**TASK TO COMPLETE:**
Could each entry below be printed again exactly as given?

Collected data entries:
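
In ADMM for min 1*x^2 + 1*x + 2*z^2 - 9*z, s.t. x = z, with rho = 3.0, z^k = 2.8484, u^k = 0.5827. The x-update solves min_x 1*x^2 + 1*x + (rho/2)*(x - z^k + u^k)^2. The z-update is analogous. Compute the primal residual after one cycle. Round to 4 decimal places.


ADMM iteration with rho = 3.0, z^k = 2.8484, u^k = 0.5827
Step 1: x-update.
Minimize 1*x^2 + 1*x + (3.0/2)*(x - 2.8484 + 0.5827)^2
FOC: (2*1 + 3.0)*x = -1 + 3.0*(2.8484 - 0.5827)
x^{k+1} = 1.1594
Step 2: z-update.
Minimize 2*z^2 - 9*z + (3.0/2)*(1.1594 - z + 0.5827)^2
FOC: (2*2 + 3.0)*z = 9 + 3.0*(1.1594 + 0.5827)
z^{k+1} = 2.0323
Step 3: u-update.
u^{k+1} = 0.5827 + 1.1594 - 2.0323 = -0.2902
Step 4: Primal residual = |1.1594 - 2.0323| = 0.8729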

**PROBLEM SOLUTION:**
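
In ADMM for min 1*x^2 + 1*x + 2*z^2 - 9*z, s.t. x = z, with rho = 3.0, z^k = 2.8484, u^k = 0.5827. The x-update solves min_x 1*x^2 + 1*x + (rho/2)*(x - z^k + u^k)^2. The z-update is analogous. Compute the primal residual after one cycle. Round to 4 decimal places.


ADMM iteration with rho = 3.0, z^k = 2.8484, u^k = 0.5827
Step 1: x-update.
Minimize 1*x^2 + 1*x + (3.0/2)*(x - 2.8484 + 0.5827)^2
FOC: (2*1 + 3.0)*x = -1 + 3.0*(2.8484 - 0.5827)
x^{k+1} = 1.1594
Step 2: z-update.
Minimize 2*z^2 - 9*z + (3.0/2)*(1.1594 - z + 0.5827)^2
FOC: (2*2 + 3.0)*z = 9 + 3.0*(1.1594 + 0.5827)
z^{k+1} = 2.0323
Step 3: u-update.
u^{k+1} = 0.5827 + 1.1594 - 2.0323 = -0.2902
Step 4: Primal residual = |1.1594 - 2.0323| = 0.8729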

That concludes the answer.